About this task:
Print the following entries without any change.

Data for this task:
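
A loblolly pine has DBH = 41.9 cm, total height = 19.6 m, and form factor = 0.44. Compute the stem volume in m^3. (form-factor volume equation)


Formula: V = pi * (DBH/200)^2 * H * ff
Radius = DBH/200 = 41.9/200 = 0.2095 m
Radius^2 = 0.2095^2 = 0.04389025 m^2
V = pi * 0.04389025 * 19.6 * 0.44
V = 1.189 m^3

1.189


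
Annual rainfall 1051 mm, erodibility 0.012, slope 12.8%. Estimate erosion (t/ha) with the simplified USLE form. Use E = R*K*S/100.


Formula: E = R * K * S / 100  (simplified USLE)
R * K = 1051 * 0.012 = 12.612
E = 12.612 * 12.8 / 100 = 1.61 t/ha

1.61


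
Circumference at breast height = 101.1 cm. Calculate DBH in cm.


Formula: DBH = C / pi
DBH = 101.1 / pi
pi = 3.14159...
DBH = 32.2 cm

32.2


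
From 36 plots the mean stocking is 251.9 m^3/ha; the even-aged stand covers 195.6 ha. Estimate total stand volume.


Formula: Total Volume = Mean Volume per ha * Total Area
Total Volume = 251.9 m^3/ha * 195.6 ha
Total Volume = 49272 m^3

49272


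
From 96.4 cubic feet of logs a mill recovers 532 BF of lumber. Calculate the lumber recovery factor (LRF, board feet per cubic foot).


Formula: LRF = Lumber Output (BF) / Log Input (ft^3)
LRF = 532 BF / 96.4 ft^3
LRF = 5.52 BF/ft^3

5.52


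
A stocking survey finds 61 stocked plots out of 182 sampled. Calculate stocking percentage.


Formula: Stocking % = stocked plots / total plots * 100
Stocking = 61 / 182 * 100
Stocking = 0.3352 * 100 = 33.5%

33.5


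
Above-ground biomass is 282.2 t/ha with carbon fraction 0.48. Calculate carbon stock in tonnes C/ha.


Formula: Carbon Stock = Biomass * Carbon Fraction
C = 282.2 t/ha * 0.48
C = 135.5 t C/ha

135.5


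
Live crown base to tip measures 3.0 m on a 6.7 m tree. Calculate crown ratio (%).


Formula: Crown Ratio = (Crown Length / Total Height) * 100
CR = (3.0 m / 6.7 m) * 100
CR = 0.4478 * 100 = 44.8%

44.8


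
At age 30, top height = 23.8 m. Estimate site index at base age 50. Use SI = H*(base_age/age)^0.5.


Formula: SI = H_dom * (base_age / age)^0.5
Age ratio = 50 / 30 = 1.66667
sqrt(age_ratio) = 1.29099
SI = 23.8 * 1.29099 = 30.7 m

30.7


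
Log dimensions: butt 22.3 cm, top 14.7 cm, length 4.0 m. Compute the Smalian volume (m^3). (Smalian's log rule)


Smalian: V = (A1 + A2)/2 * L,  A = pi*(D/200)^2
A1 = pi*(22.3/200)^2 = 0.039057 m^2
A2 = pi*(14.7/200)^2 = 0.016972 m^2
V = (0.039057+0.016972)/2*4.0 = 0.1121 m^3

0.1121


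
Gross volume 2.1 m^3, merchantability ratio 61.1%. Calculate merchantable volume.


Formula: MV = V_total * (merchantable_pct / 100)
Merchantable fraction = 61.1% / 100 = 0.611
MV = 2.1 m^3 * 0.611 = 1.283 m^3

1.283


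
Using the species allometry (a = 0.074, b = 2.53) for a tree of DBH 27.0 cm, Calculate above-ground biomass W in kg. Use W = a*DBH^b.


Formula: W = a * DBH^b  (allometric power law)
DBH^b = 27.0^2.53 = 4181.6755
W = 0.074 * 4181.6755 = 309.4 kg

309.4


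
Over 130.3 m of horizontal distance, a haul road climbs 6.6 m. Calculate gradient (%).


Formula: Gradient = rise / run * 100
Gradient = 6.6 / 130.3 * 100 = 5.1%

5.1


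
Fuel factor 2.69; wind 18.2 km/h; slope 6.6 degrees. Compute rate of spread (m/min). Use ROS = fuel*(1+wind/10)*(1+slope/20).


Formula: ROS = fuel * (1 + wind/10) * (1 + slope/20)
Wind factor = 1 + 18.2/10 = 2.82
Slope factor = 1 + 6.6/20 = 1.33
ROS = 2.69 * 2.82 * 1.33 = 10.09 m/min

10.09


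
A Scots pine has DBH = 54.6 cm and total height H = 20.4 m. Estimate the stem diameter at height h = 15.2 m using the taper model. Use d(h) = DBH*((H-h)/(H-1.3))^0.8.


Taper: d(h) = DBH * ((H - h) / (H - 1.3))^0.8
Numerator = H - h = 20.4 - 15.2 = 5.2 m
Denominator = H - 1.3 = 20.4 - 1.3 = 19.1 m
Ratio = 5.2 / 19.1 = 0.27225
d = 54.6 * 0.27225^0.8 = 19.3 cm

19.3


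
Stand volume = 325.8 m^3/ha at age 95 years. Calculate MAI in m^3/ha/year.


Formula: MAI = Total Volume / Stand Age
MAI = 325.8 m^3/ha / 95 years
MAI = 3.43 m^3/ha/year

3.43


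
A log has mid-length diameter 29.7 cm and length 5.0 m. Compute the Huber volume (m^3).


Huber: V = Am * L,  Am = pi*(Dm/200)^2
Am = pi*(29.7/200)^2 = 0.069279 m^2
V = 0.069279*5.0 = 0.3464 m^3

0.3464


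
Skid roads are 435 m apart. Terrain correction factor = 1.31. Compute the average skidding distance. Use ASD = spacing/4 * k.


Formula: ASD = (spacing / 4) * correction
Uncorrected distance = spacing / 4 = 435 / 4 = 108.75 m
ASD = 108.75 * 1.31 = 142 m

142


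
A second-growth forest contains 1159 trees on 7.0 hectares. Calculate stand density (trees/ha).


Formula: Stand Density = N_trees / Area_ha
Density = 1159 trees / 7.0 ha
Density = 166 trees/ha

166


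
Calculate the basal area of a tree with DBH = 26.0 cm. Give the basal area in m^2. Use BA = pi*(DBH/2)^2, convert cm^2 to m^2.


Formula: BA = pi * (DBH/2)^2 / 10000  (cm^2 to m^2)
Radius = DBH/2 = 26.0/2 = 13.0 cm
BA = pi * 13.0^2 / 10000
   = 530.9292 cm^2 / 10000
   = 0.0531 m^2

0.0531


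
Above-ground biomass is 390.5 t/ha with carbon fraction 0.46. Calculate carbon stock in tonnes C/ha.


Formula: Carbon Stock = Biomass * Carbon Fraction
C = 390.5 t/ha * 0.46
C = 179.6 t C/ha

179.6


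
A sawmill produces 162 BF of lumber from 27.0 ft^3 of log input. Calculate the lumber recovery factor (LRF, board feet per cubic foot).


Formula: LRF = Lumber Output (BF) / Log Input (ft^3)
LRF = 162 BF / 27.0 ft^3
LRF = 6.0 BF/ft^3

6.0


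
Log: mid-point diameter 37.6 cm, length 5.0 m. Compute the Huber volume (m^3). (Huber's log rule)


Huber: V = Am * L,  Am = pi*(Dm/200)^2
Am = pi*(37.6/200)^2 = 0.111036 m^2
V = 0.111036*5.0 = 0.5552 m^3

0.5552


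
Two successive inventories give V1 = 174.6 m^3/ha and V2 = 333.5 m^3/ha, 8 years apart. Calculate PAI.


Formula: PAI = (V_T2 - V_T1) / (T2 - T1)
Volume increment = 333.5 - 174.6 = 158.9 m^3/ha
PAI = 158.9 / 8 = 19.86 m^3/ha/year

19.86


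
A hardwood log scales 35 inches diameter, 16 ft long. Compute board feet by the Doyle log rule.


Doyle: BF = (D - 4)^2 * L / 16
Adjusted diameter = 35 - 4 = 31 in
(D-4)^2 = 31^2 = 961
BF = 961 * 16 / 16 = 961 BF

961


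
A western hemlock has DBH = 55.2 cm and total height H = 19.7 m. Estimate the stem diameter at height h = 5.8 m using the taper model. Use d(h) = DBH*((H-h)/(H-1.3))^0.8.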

Answer space:
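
A loblolly pine has DBH = 41.9 cm, total height = 19.6 m, and form factor = 0.44. Compute the stem volume in m^3. (form-factor volume equation)


Formula: V = pi * (DBH/200)^2 * H * ff
Radius = DBH/200 = 41.9/200 = 0.2095 m
Radius^2 = 0.2095^2 = 0.04389025 m^2
V = pi * 0.04389025 * 19.6 * 0.44
V = 1.189 m^3

1.189


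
Annual rainfall 1051 mm, erodibility 0.012, slope 12.8%. Estimate erosion (t/ha) with the simplified USLE form. Use E = R*K*S/100.


Formula: E = R * K * S / 100  (simplified USLE)
R * K = 1051 * 0.012 = 12.612
E = 12.612 * 12.8 / 100 = 1.61 t/ha

1.61


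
Circumference at breast height = 101.1 cm. Calculate DBH in cm.


Formula: DBH = C / pi
DBH = 101.1 / pi
pi = 3.14159...
DBH = 32.2 cm

32.2


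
From 36 plots the mean stocking is 251.9 m^3/ha; the even-aged stand covers 195.6 ha. Estimate total stand volume.


Formula: Total Volume = Mean Volume per ha * Total Area
Total Volume = 251.9 m^3/ha * 195.6 ha
Total Volume = 49272 m^3

49272


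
From 96.4 cubic feet of logs a mill recovers 532 BF of lumber. Calculate the lumber recovery factor (LRF, board feet per cubic foot).


Formula: LRF = Lumber Output (BF) / Log Input (ft^3)
LRF = 532 BF / 96.4 ft^3
LRF = 5.52 BF/ft^3

5.52


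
A stocking survey finds 61 stocked plots out of 182 sampled. Calculate stocking percentage.


Formula: Stocking % = stocked plots / total plots * 100
Stocking = 61 / 182 * 100
Stocking = 0.3352 * 100 = 33.5%

33.5


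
Above-ground biomass is 282.2 t/ha with carbon fraction 0.48. Calculate carbon stock in tonnes C/ha.


Formula: Carbon Stock = Biomass * Carbon Fraction
C = 282.2 t/ha * 0.48
C = 135.5 t C/ha

135.5


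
Live crown base to tip measures 3.0 m on a 6.7 m tree. Calculate crown ratio (%).


Formula: Crown Ratio = (Crown Length / Total Height) * 100
CR = (3.0 m / 6.7 m) * 100
CR = 0.4478 * 100 = 44.8%

44.8


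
At age 30, top height = 23.8 m. Estimate site index at base age 50. Use SI = H*(base_age/age)^0.5.


Formula: SI = H_dom * (base_age / age)^0.5
Age ratio = 50 / 30 = 1.66667
sqrt(age_ratio) = 1.29099
SI = 23.8 * 1.29099 = 30.7 m

30.7


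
Log dimensions: butt 22.3 cm, top 14.7 cm, length 4.0 m. Compute the Smalian volume (m^3). (Smalian's log rule)


Smalian: V = (A1 + A2)/2 * L,  A = pi*(D/200)^2
A1 = pi*(22.3/200)^2 = 0.039057 m^2
A2 = pi*(14.7/200)^2 = 0.016972 m^2
V = (0.039057+0.016972)/2*4.0 = 0.1121 m^3

0.1121


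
Gross volume 2.1 m^3, merchantability ratio 61.1%. Calculate merchantable volume.


Formula: MV = V_total * (merchantable_pct / 100)
Merchantable fraction = 61.1% / 100 = 0.611
MV = 2.1 m^3 * 0.611 = 1.283 m^3

1.283


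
Using the species allometry (a = 0.074, b = 2.53) for a tree of DBH 27.0 cm, Calculate above-ground biomass W in kg. Use W = a*DBH^b.


Formula: W = a * DBH^b  (allometric power law)
DBH^b = 27.0^2.53 = 4181.6755
W = 0.074 * 4181.6755 = 309.4 kg

309.4


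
Over 130.3 m of horizontal distance, a haul road climbs 6.6 m. Calculate gradient (%).


Formula: Gradient = rise / run * 100
Gradient = 6.6 / 130.3 * 100 = 5.1%

5.1


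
Fuel factor 2.69; wind 18.2 km/h; slope 6.6 degrees. Compute rate of spread (m/min). Use ROS = fuel*(1+wind/10)*(1+slope/20).


Formula: ROS = fuel * (1 + wind/10) * (1 + slope/20)
Wind factor = 1 + 18.2/10 = 2.82
Slope factor = 1 + 6.6/20 = 1.33
ROS = 2.69 * 2.82 * 1.33 = 10.09 m/min

10.09


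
A Scots pine has DBH = 54.6 cm and total height H = 20.4 m. Estimate the stem diameter at height h = 15.2 m using the taper model. Use d(h) = DBH*((H-h)/(H-1.3))^0.8.


Taper: d(h) = DBH * ((H - h) / (H - 1.3))^0.8
Numerator = H - h = 20.4 - 15.2 = 5.2 m
Denominator = H - 1.3 = 20.4 - 1.3 = 19.1 m
Ratio = 5.2 / 19.1 = 0.27225
d = 54.6 * 0.27225^0.8 = 19.3 cm

19.3


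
Stand volume = 325.8 m^3/ha at age 95 years. Calculate MAI in m^3/ha/year.


Formula: MAI = Total Volume / Stand Age
MAI = 325.8 m^3/ha / 95 years
MAI = 3.43 m^3/ha/year

3.43


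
A log has mid-length diameter 29.7 cm and length 5.0 m. Compute the Huber volume (m^3).


Huber: V = Am * L,  Am = pi*(Dm/200)^2
Am = pi*(29.7/200)^2 = 0.069279 m^2
V = 0.069279*5.0 = 0.3464 m^3

0.3464


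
Skid roads are 435 m apart. Terrain correction factor = 1.31. Compute the average skidding distance. Use ASD = spacing/4 * k.


Formula: ASD = (spacing / 4) * correction
Uncorrected distance = spacing / 4 = 435 / 4 = 108.75 m
ASD = 108.75 * 1.31 = 142 m

142


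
A second-growth forest contains 1159 trees on 7.0 hectares. Calculate stand density (trees/ha).


Formula: Stand Density = N_trees / Area_ha
Density = 1159 trees / 7.0 ha
Density = 166 trees/ha

166


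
Calculate the basal area of a tree with DBH = 26.0 cm. Give the basal area in m^2. Use BA = pi*(DBH/2)^2, convert cm^2 to m^2.


Formula: BA = pi * (DBH/2)^2 / 10000  (cm^2 to m^2)
Radius = DBH/2 = 26.0/2 = 13.0 cm
BA = pi * 13.0^2 / 10000
   = 530.9292 cm^2 / 10000
   = 0.0531 m^2

0.0531


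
Above-ground biomass is 390.5 t/ha with carbon fraction 0.46. Calculate carbon stock in tonnes C/ha.


Formula: Carbon Stock = Biomass * Carbon Fraction
C = 390.5 t/ha * 0.46
C = 179.6 t C/ha

179.6


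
A sawmill produces 162 BF of lumber from 27.0 ft^3 of log input. Calculate the lumber recovery factor (LRF, board feet per cubic foot).


Formula: LRF = Lumber Output (BF) / Log Input (ft^3)
LRF = 162 BF / 27.0 ft^3
LRF = 6.0 BF/ft^3

6.0


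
Log: mid-point diameter 37.6 cm, length 5.0 m. Compute the Huber volume (m^3). (Huber's log rule)


Huber: V = Am * L,  Am = pi*(Dm/200)^2
Am = pi*(37.6/200)^2 = 0.111036 m^2
V = 0.111036*5.0 = 0.5552 m^3

0.5552


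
Two successive inventories give V1 = 174.6 m^3/ha and V2 = 333.5 m^3/ha, 8 years apart. Calculate PAI.


Formula: PAI = (V_T2 - V_T1) / (T2 - T1)
Volume increment = 333.5 - 174.6 = 158.9 m^3/ha
PAI = 158.9 / 8 = 19.86 m^3/ha/year

19.86


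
A hardwood log scales 35 inches diameter, 16 ft long. Compute board feet by the Doyle log rule.


Doyle: BF = (D - 4)^2 * L / 16
Adjusted diameter = 35 - 4 = 31 in
(D-4)^2 = 31^2 = 961
BF = 961 * 16 / 16 = 961 BF

961


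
A western hemlock has DBH = 55.2 cm and total height H = 19.7 m. Estimate the stem diameter at height h = 5.8 m using the taper model. Use d(h) = DBH*((H-h)/(H-1.3))^0.8.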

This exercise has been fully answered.